Set down the entries exactly. No line may differ from its source.

Collected data:
--- START ---

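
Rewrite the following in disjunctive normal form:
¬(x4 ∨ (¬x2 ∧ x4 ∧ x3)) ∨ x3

¬(x4 ∨ (¬x2 ∧ x4 ∧ x3)) ∨ x3
= (¬x4 ∧ ¬(¬x2 ∧ x4 ∧ x3)) ∨ x3   [De Morgan]
= (¬x4 ∧ (¬¬x2 ∨ ¬x4 ∨ ¬x3)) ∨ x3   [De Morgan]
= (¬x4 ∧ (x2 ∨ ¬x4 ∨ ¬x3)) ∨ x3   [double negation]
= (¬x4 ∧ x2) ∨ (¬x4 ∧ ¬x4) ∨ (¬x4 ∧ ¬x3) ∨ x3   [distribute ∧ over ∨]
= ¬x4 ∨ x3   [simplify]

¬x4 ∨ x3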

--- END ---

== ANSWER SECTION ==
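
Rewrite the following in disjunctive normal form:
¬(x4 ∨ (¬x2 ∧ x4 ∧ x3)) ∨ x3

¬(x4 ∨ (¬x2 ∧ x4 ∧ x3)) ∨ x3
= (¬x4 ∧ ¬(¬x2 ∧ x4 ∧ x3)) ∨ x3   [De Morgan]
= (¬x4 ∧ (¬¬x2 ∨ ¬x4 ∨ ¬x3)) ∨ x3   [De Morgan]
= (¬x4 ∧ (x2 ∨ ¬x4 ∨ ¬x3)) ∨ x3   [double negation]
= (¬x4 ∧ x2) ∨ (¬x4 ∧ ¬x4) ∨ (¬x4 ∧ ¬x3) ∨ x3   [distribute ∧ over ∨]
= ¬x4 ∨ x3   [simplify]

¬x4 ∨ x3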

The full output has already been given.